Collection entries
━━━
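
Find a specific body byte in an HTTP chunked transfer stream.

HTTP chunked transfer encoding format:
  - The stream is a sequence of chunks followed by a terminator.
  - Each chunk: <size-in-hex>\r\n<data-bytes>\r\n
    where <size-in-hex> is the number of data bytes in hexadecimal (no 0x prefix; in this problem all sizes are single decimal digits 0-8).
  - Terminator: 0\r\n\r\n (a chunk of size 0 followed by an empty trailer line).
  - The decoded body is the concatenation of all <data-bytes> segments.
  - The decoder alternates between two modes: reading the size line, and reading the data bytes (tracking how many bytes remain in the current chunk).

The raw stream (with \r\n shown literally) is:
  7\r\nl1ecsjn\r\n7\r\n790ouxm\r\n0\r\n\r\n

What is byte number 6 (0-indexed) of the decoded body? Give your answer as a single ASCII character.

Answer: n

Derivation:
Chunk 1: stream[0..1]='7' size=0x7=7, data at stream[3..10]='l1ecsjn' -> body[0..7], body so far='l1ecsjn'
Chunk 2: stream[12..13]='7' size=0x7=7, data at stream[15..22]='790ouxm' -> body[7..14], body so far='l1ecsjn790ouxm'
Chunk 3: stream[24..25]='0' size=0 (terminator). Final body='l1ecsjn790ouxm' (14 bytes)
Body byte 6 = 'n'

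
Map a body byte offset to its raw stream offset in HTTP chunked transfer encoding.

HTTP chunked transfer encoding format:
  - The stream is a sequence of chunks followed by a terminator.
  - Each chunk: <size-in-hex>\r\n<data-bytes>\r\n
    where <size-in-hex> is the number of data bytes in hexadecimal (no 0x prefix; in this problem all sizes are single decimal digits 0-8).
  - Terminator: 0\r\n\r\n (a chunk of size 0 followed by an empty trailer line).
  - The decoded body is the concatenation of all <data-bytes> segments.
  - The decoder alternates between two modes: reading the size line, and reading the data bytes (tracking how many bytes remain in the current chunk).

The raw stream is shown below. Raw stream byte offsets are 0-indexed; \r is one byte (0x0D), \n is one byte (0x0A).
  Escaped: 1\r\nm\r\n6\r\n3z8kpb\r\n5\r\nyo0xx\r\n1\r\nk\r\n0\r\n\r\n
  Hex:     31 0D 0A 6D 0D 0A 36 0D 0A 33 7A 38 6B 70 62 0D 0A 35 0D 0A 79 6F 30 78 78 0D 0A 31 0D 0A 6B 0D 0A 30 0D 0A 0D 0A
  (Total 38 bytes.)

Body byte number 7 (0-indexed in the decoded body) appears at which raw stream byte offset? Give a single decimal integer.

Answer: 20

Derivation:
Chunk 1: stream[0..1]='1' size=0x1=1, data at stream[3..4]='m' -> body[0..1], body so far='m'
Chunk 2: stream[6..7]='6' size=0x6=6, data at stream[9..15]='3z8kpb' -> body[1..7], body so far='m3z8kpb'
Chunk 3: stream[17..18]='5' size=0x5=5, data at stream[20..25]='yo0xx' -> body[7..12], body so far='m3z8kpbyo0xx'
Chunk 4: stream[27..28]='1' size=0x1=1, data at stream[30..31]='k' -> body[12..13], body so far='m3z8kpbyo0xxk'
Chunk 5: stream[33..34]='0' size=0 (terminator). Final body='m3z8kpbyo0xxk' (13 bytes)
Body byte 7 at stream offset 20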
━━━
Counting only lines that contain "transfer", what is the total for the entries above? Give the number alone.

4